:: Listed records ::
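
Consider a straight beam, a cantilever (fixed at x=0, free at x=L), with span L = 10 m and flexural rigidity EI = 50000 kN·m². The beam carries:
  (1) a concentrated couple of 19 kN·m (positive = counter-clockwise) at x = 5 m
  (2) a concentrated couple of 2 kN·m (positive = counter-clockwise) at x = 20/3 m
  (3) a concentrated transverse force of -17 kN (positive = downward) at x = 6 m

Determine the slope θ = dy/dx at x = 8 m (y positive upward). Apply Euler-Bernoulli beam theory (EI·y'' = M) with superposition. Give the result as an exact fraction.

θ(8) = 1243/150000 rad

Load 1 — applied couple M₀=19 kN·m at a=5 m (b=L-a=5):
  θ_1 = M₀a/EI  [x>a] = 19·5/50000 = 19/10000 rad
Load 2 — applied couple M₀=2 kN·m at a=20/3 m (b=L-a=10/3):
  θ_2 = M₀a/EI  [x>a] = 2·(20/3)/50000 = 1/3750 rad
Load 3 — point force P=-17 kN at a=6 m (b=L-a=4):
  θ_3 = -Pa²/(2EI)  [x>a] = -(-17)·6²/(2·50000) = 153/25000 rad
Superposition: θ = Σ θ_i = 1243/150000 rad ≈ 0.008287 rad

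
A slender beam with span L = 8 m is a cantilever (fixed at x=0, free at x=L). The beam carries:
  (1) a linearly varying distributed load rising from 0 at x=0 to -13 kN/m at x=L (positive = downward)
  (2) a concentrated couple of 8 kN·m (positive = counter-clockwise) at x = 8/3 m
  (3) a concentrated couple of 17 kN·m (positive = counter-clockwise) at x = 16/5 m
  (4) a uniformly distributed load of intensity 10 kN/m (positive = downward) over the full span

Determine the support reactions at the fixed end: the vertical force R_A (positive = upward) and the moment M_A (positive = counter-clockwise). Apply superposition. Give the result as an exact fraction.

Load 1 — triangular load w₀=-13 kN/m (0→w₀ over full span):
  R_A = w₀L/2 = (-13)·8/2 = -52 kN
  M_A = w₀L²/3 = (-13)·8²/3 = -832/3 kN·m
Load 2 — applied couple M₀=8 kN·m at a=8/3 m (b=L-a=16/3):
  R_A = 0 kN
  M_A = -M₀ = -8 kN·m
Load 3 — applied couple M₀=17 kN·m at a=16/5 m (b=L-a=24/5):
  R_A = 0 kN
  M_A = -M₀ = -17 kN·m
Load 4 — uniform load w=10 kN/m over full span:
  R_A = wL = 10·8 = 80 kN
  M_A = wL²/2 = 10·8²/2 = 320 kN·m
Superposition: R_A = 28 kN, M_A = 53/3 kN·m

R_A = 28 kN, M_A = 53/3 kN·m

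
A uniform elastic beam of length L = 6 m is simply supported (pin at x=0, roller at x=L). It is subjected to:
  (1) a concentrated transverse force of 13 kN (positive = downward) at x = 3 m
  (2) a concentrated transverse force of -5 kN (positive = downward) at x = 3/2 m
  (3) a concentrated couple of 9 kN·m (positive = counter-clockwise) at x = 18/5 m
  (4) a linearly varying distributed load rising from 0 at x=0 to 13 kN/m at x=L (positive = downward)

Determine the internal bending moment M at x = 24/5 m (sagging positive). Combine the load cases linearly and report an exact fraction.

M(24/5) = 6741/250 kN·m

Load 1 — point force P=13 kN at a=3 m (b=L-a=3):
  M_1 = Pa(L-x)/L  [x>a] = 13·3·(6-(24/5))/6 = 39/5 kN·m
Load 2 — point force P=-5 kN at a=3/2 m (b=L-a=9/2):
  M_2 = Pa(L-x)/L  [x>a] = (-5)·(3/2)·(6-(24/5))/6 = -3/2 kN·m
Load 3 — applied couple M₀=9 kN·m at a=18/5 m (b=L-a=12/5):
  M_3 = M₀x/L - M₀  [x>a] = 9·(24/5)/6 - 9 = -9/5 kN·m
Load 4 — triangular load w₀=13 kN/m (0→w₀ over full span):
  M_4 = w₀Lx/6 - w₀x³/(6L) = 13·6·(24/5)/6 - 13·(24/5)³/(6·6) = 2808/125 kN·m
Superposition: M = Σ M_i = 6741/250 kN·m ≈ 26.964000 kN·m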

:: Exercise instructions ::
Output an exact copy of each record.

:: Response to the task ::
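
Consider a straight beam, a cantilever (fixed at x=0, free at x=L), with span L = 10 m and flexural rigidity EI = 50000 kN·m². The beam carries:
  (1) a concentrated couple of 19 kN·m (positive = counter-clockwise) at x = 5 m
  (2) a concentrated couple of 2 kN·m (positive = counter-clockwise) at x = 20/3 m
  (3) a concentrated transverse force of -17 kN (positive = downward) at x = 6 m

Determine the slope θ = dy/dx at x = 8 m (y positive upward). Apply Euler-Bernoulli beam theory (EI·y'' = M) with superposition. Give the result as an exact fraction.

θ(8) = 1243/150000 rad

Load 1 — applied couple M₀=19 kN·m at a=5 m (b=L-a=5):
  θ_1 = M₀a/EI  [x>a] = 19·5/50000 = 19/10000 rad
Load 2 — applied couple M₀=2 kN·m at a=20/3 m (b=L-a=10/3):
  θ_2 = M₀a/EI  [x>a] = 2·(20/3)/50000 = 1/3750 rad
Load 3 — point force P=-17 kN at a=6 m (b=L-a=4):
  θ_3 = -Pa²/(2EI)  [x>a] = -(-17)·6²/(2·50000) = 153/25000 rad
Superposition: θ = Σ θ_i = 1243/150000 rad ≈ 0.008287 rad

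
A slender beam with span L = 8 m is a cantilever (fixed at x=0, free at x=L). The beam carries:
  (1) a linearly varying distributed load rising from 0 at x=0 to -13 kN/m at x=L (positive = downward)
  (2) a concentrated couple of 8 kN·m (positive = counter-clockwise) at x = 8/3 m
  (3) a concentrated couple of 17 kN·m (positive = counter-clockwise) at x = 16/5 m
  (4) a uniformly distributed load of intensity 10 kN/m (positive = downward) over the full span

Determine the support reactions at the fixed end: the vertical force R_A (positive = upward) and the moment M_A (positive = counter-clockwise). Apply superposition. Give the result as an exact fraction.

Load 1 — triangular load w₀=-13 kN/m (0→w₀ over full span):
  R_A = w₀L/2 = (-13)·8/2 = -52 kN
  M_A = w₀L²/3 = (-13)·8²/3 = -832/3 kN·m
Load 2 — applied couple M₀=8 kN·m at a=8/3 m (b=L-a=16/3):
  R_A = 0 kN
  M_A = -M₀ = -8 kN·m
Load 3 — applied couple M₀=17 kN·m at a=16/5 m (b=L-a=24/5):
  R_A = 0 kN
  M_A = -M₀ = -17 kN·m
Load 4 — uniform load w=10 kN/m over full span:
  R_A = wL = 10·8 = 80 kN
  M_A = wL²/2 = 10·8²/2 = 320 kN·m
Superposition: R_A = 28 kN, M_A = 53/3 kN·m

R_A = 28 kN, M_A = 53/3 kN·m

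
A uniform elastic beam of length L = 6 m is simply supported (pin at x=0, roller at x=L). It is subjected to:
  (1) a concentrated transverse force of 13 kN (positive = downward) at x = 3 m
  (2) a concentrated transverse force of -5 kN (positive = downward) at x = 3/2 m
  (3) a concentrated couple of 9 kN·m (positive = counter-clockwise) at x = 18/5 m
  (4) a linearly varying distributed load rising from 0 at x=0 to 13 kN/m at x=L (positive = downward)

Determine the internal bending moment M at x = 24/5 m (sagging positive). Combine the load cases linearly and report an exact fraction.

M(24/5) = 6741/250 kN·m

Load 1 — point force P=13 kN at a=3 m (b=L-a=3):
  M_1 = Pa(L-x)/L  [x>a] = 13·3·(6-(24/5))/6 = 39/5 kN·m
Load 2 — point force P=-5 kN at a=3/2 m (b=L-a=9/2):
  M_2 = Pa(L-x)/L  [x>a] = (-5)·(3/2)·(6-(24/5))/6 = -3/2 kN·m
Load 3 — applied couple M₀=9 kN·m at a=18/5 m (b=L-a=12/5):
  M_3 = M₀x/L - M₀  [x>a] = 9·(24/5)/6 - 9 = -9/5 kN·m
Load 4 — triangular load w₀=13 kN/m (0→w₀ over full span):
  M_4 = w₀Lx/6 - w₀x³/(6L) = 13·6·(24/5)/6 - 13·(24/5)³/(6·6) = 2808/125 kN·m
Superposition: M = Σ M_i = 6741/250 kN·m ≈ 26.964000 kN·m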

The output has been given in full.